When the line with "p0 --x--> p5" appears below, start repeating lines exactly, and keep going through the line with "p4 --y--> p7"; add nothing outside that span.

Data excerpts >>
____
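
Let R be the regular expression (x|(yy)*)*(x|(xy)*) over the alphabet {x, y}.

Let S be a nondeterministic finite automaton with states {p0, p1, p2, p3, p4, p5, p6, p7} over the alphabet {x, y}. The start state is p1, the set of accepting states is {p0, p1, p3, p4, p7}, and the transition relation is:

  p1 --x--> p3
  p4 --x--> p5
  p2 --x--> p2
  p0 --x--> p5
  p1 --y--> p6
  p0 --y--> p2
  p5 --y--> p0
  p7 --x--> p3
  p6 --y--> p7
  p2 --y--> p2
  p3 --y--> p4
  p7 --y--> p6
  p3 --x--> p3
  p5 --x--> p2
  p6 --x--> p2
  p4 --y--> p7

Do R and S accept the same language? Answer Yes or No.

Converting the expression R to a DFA (subset construction, then merging equivalent states) gives the minimal DFA with states {r0, r1, r2, r3, r4, r5, r6}, start state r0, accepting states {r0, r1, r3, r6} and transitions r0: x→r1, y→r2; r1: x→r1, y→r3; r2: x→r4, y→r0; r3: x→r5, y→r0; r4: x→r4, y→r4; r5: x→r4, y→r6; r6: x→r5, y→r4.
Exploring the product automaton R × S from the start pair (r0, p1), following both machines on each input symbol, reaches 8 state pairs: (r0, p1), (r1, p3), (r2, p6), (r3, p4), (r4, p2), (r0, p7), (r5, p5), (r6, p0).
R accepts in {r0, r1, r3, r6} and S accepts in {p0, p1, p3, p4, p7}. In every reachable pair the two components are either both accepting — (r0, p1), (r1, p3), (r3, p4), (r0, p7), (r6, p0) — or both non-accepting, so no string is accepted by exactly one of the machines: L(R) \ L(S) and L(S) \ L(R) are both empty.
Hence every string is accepted by R iff it is accepted by S, and the two languages coincide.

Yes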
____
TASK ANSWER >>
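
  p0 --x--> p5
  p1 --y--> p6
  p0 --y--> p2
  p5 --y--> p0
  p7 --x--> p3
  p6 --y--> p7
  p2 --y--> p2
  p3 --y--> p4
  p7 --y--> p6
  p3 --x--> p3
  p5 --x--> p2
  p6 --x--> p2
  p4 --y--> p7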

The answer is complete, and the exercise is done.